WHAT TO PRODUCE:
Please return only the lines from the one holding "Assuming at most one bit error on the disk" through the one holding "A microcontroller bootloader", exactly as they appear in the records below, both ends included.
'''
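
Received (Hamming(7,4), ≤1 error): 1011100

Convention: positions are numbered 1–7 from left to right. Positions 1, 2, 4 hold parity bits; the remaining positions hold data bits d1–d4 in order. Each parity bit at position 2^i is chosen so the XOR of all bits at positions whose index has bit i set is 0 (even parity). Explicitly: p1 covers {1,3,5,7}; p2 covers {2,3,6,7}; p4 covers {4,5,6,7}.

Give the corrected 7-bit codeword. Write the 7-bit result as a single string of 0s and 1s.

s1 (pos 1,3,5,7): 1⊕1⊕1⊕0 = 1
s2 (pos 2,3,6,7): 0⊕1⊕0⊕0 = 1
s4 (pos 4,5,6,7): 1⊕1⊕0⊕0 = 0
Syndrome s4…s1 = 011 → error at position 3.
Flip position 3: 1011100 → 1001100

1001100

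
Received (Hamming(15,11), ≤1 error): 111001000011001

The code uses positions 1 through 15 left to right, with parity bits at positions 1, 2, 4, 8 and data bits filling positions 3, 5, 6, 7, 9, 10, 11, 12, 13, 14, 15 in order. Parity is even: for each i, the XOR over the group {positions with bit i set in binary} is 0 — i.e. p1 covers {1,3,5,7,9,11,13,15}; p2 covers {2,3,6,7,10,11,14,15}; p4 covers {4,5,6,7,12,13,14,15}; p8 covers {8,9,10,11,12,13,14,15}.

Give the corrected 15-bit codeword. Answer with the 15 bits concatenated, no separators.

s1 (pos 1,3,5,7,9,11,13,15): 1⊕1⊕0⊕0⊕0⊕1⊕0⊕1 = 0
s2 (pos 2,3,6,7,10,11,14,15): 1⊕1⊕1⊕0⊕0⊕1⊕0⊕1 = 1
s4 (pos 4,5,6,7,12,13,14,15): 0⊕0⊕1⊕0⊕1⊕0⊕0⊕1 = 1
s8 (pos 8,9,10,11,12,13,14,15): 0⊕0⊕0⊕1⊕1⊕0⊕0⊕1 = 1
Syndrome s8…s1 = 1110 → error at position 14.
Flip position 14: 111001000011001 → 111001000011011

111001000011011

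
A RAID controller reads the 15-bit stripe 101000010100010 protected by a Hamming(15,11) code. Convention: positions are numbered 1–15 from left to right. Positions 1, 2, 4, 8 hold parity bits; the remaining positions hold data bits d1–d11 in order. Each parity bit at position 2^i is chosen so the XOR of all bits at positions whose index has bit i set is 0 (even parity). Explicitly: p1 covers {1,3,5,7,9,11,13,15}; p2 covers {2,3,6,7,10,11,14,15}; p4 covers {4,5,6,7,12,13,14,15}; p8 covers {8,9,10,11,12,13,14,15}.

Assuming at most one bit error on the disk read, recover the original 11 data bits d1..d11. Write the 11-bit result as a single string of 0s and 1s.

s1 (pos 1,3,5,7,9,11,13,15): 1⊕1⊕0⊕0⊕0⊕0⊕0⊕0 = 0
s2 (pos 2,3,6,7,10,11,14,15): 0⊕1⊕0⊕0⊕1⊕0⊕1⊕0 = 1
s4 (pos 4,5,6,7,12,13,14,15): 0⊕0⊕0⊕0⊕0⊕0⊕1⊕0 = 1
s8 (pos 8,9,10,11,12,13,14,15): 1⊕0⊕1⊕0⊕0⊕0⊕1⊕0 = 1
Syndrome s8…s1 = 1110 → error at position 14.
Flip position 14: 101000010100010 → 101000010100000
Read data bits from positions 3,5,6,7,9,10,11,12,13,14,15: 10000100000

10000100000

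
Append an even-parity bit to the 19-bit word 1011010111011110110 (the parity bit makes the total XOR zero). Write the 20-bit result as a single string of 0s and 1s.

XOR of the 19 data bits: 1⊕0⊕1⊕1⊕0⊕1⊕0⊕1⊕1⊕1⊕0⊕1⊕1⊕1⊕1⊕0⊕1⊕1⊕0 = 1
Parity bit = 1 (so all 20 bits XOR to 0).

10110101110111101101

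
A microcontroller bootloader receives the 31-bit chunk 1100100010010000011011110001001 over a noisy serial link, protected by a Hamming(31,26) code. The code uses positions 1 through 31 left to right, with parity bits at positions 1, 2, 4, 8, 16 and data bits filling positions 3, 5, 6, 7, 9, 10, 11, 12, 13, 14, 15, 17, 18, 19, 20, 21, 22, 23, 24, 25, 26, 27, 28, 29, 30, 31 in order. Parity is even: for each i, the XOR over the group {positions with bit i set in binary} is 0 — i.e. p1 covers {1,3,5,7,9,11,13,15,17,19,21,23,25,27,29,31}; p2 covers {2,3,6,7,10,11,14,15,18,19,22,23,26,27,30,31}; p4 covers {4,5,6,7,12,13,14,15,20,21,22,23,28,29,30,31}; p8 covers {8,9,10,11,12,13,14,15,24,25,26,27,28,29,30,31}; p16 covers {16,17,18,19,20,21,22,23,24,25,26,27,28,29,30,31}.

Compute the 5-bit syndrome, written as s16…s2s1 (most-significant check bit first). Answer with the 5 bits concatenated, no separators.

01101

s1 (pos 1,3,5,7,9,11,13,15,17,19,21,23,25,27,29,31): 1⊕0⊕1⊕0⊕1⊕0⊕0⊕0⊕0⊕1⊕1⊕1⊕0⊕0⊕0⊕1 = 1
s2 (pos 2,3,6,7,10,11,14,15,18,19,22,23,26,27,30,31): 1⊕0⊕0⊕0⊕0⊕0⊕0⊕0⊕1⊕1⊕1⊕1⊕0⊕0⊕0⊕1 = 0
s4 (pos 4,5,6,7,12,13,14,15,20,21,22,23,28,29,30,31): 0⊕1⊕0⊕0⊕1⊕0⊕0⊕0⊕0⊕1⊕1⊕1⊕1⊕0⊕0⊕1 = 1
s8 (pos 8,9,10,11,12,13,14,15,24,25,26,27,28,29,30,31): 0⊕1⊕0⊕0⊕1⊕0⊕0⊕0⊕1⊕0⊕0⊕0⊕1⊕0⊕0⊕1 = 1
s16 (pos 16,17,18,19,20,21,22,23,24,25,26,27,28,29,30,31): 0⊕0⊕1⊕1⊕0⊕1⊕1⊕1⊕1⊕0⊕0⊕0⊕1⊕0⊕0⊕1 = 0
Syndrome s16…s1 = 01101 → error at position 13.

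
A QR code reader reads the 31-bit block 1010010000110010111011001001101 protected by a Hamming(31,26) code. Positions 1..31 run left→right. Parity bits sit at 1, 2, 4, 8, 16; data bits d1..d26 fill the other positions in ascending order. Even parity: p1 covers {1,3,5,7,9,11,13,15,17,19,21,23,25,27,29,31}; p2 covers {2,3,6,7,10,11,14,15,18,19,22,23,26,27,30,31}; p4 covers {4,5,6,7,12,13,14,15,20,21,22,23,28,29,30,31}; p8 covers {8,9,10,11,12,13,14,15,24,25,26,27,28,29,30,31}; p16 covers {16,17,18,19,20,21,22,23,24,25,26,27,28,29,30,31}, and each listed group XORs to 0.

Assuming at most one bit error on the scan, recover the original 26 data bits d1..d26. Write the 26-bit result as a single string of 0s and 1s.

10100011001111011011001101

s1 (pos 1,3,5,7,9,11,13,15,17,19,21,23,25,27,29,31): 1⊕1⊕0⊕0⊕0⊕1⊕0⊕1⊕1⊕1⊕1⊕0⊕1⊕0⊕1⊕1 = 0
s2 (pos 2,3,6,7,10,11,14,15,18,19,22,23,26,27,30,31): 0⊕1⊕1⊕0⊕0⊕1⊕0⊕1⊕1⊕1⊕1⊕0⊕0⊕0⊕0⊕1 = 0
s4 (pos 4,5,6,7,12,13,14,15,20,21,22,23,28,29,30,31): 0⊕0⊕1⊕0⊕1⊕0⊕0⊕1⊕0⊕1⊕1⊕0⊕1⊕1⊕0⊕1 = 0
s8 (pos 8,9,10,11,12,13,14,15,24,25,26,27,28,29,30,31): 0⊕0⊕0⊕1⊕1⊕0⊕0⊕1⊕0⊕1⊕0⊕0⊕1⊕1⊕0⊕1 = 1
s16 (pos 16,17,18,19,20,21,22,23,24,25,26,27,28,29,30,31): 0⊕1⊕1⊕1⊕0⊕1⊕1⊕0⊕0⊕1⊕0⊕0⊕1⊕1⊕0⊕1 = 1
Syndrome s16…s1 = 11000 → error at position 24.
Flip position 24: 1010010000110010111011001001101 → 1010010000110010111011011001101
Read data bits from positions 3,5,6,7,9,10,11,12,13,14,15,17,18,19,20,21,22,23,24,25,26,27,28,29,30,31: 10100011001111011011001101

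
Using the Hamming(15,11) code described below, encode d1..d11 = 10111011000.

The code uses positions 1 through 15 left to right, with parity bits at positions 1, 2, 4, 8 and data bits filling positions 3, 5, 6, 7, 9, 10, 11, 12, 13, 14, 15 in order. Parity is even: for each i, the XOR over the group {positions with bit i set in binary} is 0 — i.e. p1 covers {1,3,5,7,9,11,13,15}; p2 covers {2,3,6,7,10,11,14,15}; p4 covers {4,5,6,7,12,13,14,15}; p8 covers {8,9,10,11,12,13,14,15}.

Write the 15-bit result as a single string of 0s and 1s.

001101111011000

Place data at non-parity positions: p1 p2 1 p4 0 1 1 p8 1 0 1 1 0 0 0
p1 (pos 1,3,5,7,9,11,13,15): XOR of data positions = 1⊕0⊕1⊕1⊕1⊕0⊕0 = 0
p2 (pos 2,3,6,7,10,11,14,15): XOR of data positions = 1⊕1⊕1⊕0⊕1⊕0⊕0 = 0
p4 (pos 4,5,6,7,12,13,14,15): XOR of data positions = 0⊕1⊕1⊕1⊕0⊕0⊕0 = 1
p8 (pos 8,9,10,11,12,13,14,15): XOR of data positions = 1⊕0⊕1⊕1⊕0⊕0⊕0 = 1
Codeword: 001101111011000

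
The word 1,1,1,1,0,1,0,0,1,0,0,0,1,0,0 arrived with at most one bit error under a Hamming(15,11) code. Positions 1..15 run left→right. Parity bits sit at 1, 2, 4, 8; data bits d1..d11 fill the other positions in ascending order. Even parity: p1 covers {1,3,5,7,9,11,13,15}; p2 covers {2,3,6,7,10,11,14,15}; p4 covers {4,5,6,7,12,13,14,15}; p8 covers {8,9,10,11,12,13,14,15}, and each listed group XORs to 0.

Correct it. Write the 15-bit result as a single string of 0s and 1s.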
'''
SOLVED PROBLEM:
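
Assuming at most one bit error on the disk read, recover the original 11 data bits d1..d11. Write the 11-bit result as a single string of 0s and 1s.

s1 (pos 1,3,5,7,9,11,13,15): 1⊕1⊕0⊕0⊕0⊕0⊕0⊕0 = 0
s2 (pos 2,3,6,7,10,11,14,15): 0⊕1⊕0⊕0⊕1⊕0⊕1⊕0 = 1
s4 (pos 4,5,6,7,12,13,14,15): 0⊕0⊕0⊕0⊕0⊕0⊕1⊕0 = 1
s8 (pos 8,9,10,11,12,13,14,15): 1⊕0⊕1⊕0⊕0⊕0⊕1⊕0 = 1
Syndrome s8…s1 = 1110 → error at position 14.
Flip position 14: 101000010100010 → 101000010100000
Read data bits from positions 3,5,6,7,9,10,11,12,13,14,15: 10000100000

10000100000

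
Append an even-parity bit to the 19-bit word 1011010111011110110 (the parity bit makes the total XOR zero). Write the 20-bit result as a single string of 0s and 1s.

XOR of the 19 data bits: 1⊕0⊕1⊕1⊕0⊕1⊕0⊕1⊕1⊕1⊕0⊕1⊕1⊕1⊕1⊕0⊕1⊕1⊕0 = 1
Parity bit = 1 (so all 20 bits XOR to 0).

10110101110111101101

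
A microcontroller bootloader receives the 31-bit chunk 1100100010010000011011110001001 over a noisy serial link, protected by a Hamming(31,26) code. The code uses positions 1 through 31 left to right, with parity bits at positions 1, 2, 4, 8, 16 and data bits filling positions 3, 5, 6, 7, 9, 10, 11, 12, 13, 14, 15, 17, 18, 19, 20, 21, 22, 23, 24, 25, 26, 27, 28, 29, 30, 31 in order. Parity is even: for each i, the XOR over the group {positions with bit i set in binary} is 0 — i.e. p1 covers {1,3,5,7,9,11,13,15,17,19,21,23,25,27,29,31}; p2 covers {2,3,6,7,10,11,14,15,18,19,22,23,26,27,30,31}; p4 covers {4,5,6,7,12,13,14,15,20,21,22,23,28,29,30,31}; p8 covers {8,9,10,11,12,13,14,15,24,25,26,27,28,29,30,31}; p16 covers {16,17,18,19,20,21,22,23,24,25,26,27,28,29,30,31}.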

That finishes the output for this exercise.